__What you need to do__. Transcribe the listing that follows exactly, from its first line to its last.

__The data__.
▬▬▬▬▬▬▬▬▬▬
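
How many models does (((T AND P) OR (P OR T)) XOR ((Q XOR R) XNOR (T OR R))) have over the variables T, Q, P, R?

Satisfying assignments: (0,0,0,0), (0,0,0,1), (0,1,1,0), (0,1,1,1), (1,0,0,0), (1,0,1,0), (1,1,0,1), (1,1,1,1)
Count: 8 out of 16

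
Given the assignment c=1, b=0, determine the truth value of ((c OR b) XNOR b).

Substituting: ((1 OR 0) XNOR 0)
= 0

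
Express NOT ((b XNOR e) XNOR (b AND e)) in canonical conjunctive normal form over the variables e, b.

(e OR NOT b) AND (NOT e OR b) AND (NOT e OR NOT b)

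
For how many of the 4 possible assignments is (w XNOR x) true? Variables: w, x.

Satisfying assignments: (0,0), (1,1)
Count: 2 out of 4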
▬▬▬▬▬▬▬▬▬▬
__Solved problem__.
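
How many models does (((T AND P) OR (P OR T)) XOR ((Q XOR R) XNOR (T OR R))) have over the variables T, Q, P, R?

Satisfying assignments: (0,0,0,0), (0,0,0,1), (0,1,1,0), (0,1,1,1), (1,0,0,0), (1,0,1,0), (1,1,0,1), (1,1,1,1)
Count: 8 out of 16

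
Given the assignment c=1, b=0, determine the truth value of ((c OR b) XNOR b).

Substituting: ((1 OR 0) XNOR 0)
= 0

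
Express NOT ((b XNOR e) XNOR (b AND e)) in canonical conjunctive normal form over the variables e, b.

(e OR NOT b) AND (NOT e OR b) AND (NOT e OR NOT b)

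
For how many of the 4 possible assignments is (w XNOR x) true? Variables: w, x.

Satisfying assignments: (0,0), (1,1)
Count: 2 out of 4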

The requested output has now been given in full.